### Aim of the task
Your job is to write out each record precisely as it stands.

### Given information
******************************
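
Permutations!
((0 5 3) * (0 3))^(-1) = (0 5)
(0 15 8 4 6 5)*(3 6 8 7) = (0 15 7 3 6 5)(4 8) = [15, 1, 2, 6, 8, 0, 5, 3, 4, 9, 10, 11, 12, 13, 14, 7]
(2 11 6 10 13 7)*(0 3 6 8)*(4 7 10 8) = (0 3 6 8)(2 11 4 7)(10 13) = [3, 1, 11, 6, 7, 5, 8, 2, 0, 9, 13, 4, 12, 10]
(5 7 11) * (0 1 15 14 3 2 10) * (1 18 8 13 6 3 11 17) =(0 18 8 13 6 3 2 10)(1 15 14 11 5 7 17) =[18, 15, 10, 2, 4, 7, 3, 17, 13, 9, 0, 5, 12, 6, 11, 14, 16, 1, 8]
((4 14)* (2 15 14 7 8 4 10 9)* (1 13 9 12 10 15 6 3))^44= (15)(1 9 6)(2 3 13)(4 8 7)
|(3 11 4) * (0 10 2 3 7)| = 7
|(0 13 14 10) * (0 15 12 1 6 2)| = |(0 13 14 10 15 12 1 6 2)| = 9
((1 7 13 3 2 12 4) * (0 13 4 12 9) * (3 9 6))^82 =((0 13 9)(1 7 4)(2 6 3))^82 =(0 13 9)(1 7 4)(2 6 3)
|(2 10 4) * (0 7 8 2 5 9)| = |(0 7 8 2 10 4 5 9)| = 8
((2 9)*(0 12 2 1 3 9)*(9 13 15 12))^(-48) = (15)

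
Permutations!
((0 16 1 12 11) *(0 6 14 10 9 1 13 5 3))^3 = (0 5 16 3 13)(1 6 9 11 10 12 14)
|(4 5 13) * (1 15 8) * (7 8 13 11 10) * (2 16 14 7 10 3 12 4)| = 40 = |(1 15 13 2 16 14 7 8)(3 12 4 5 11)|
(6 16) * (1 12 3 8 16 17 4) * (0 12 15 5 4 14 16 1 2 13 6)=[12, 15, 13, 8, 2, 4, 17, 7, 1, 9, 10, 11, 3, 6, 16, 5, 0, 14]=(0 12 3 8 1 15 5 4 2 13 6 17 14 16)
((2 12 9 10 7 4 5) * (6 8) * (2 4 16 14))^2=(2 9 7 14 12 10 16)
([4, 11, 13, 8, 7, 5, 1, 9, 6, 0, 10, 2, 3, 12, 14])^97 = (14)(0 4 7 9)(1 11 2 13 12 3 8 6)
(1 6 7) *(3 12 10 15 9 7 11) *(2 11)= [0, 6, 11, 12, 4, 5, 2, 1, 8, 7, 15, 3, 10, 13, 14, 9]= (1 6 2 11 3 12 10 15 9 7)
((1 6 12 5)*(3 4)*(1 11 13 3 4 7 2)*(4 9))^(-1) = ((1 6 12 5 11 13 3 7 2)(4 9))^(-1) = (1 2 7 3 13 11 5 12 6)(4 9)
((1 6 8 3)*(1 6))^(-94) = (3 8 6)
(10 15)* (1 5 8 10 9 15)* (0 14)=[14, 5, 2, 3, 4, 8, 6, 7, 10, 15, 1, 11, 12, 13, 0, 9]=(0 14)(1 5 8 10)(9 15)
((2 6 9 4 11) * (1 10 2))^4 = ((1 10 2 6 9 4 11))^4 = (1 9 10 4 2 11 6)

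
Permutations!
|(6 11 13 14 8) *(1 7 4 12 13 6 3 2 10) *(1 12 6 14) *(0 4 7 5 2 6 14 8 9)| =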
******************************
### Solved problem
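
Permutations!
((0 5 3) * (0 3))^(-1) = (0 5)
(0 15 8 4 6 5)*(3 6 8 7) = (0 15 7 3 6 5)(4 8) = [15, 1, 2, 6, 8, 0, 5, 3, 4, 9, 10, 11, 12, 13, 14, 7]
(2 11 6 10 13 7)*(0 3 6 8)*(4 7 10 8) = (0 3 6 8)(2 11 4 7)(10 13) = [3, 1, 11, 6, 7, 5, 8, 2, 0, 9, 13, 4, 12, 10]
(5 7 11) * (0 1 15 14 3 2 10) * (1 18 8 13 6 3 11 17) =(0 18 8 13 6 3 2 10)(1 15 14 11 5 7 17) =[18, 15, 10, 2, 4, 7, 3, 17, 13, 9, 0, 5, 12, 6, 11, 14, 16, 1, 8]
((4 14)* (2 15 14 7 8 4 10 9)* (1 13 9 12 10 15 6 3))^44= (15)(1 9 6)(2 3 13)(4 8 7)
|(3 11 4) * (0 10 2 3 7)| = 7
|(0 13 14 10) * (0 15 12 1 6 2)| = |(0 13 14 10 15 12 1 6 2)| = 9
((1 7 13 3 2 12 4) * (0 13 4 12 9) * (3 9 6))^82 =((0 13 9)(1 7 4)(2 6 3))^82 =(0 13 9)(1 7 4)(2 6 3)
|(2 10 4) * (0 7 8 2 5 9)| = |(0 7 8 2 10 4 5 9)| = 8
((2 9)*(0 12 2 1 3 9)*(9 13 15 12))^(-48) = (15)

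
Permutations!
((0 16 1 12 11) *(0 6 14 10 9 1 13 5 3))^3 = (0 5 16 3 13)(1 6 9 11 10 12 14)
|(4 5 13) * (1 15 8) * (7 8 13 11 10) * (2 16 14 7 10 3 12 4)| = 40 = |(1 15 13 2 16 14 7 8)(3 12 4 5 11)|
(6 16) * (1 12 3 8 16 17 4) * (0 12 15 5 4 14 16 1 2 13 6)=[12, 15, 13, 8, 2, 4, 17, 7, 1, 9, 10, 11, 3, 6, 16, 5, 0, 14]=(0 12 3 8 1 15 5 4 2 13 6 17 14 16)
((2 12 9 10 7 4 5) * (6 8) * (2 4 16 14))^2=(2 9 7 14 12 10 16)
([4, 11, 13, 8, 7, 5, 1, 9, 6, 0, 10, 2, 3, 12, 14])^97 = (14)(0 4 7 9)(1 11 2 13 12 3 8 6)
(1 6 7) *(3 12 10 15 9 7 11) *(2 11)= [0, 6, 11, 12, 4, 5, 2, 1, 8, 7, 15, 3, 10, 13, 14, 9]= (1 6 2 11 3 12 10 15 9 7)
((1 6 12 5)*(3 4)*(1 11 13 3 4 7 2)*(4 9))^(-1) = ((1 6 12 5 11 13 3 7 2)(4 9))^(-1) = (1 2 7 3 13 11 5 12 6)(4 9)
((1 6 8 3)*(1 6))^(-94) = (3 8 6)
(10 15)* (1 5 8 10 9 15)* (0 14)=[14, 5, 2, 3, 4, 8, 6, 7, 10, 15, 1, 11, 12, 13, 0, 9]=(0 14)(1 5 8 10)(9 15)
((2 6 9 4 11) * (1 10 2))^4 = ((1 10 2 6 9 4 11))^4 = (1 9 10 4 2 11 6)

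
Permutations!
|(6 11 13 14 8) *(1 7 4 12 13 6 3 2 10) *(1 12 6 14) *(0 4 7 5 2 6 14 8 9)| =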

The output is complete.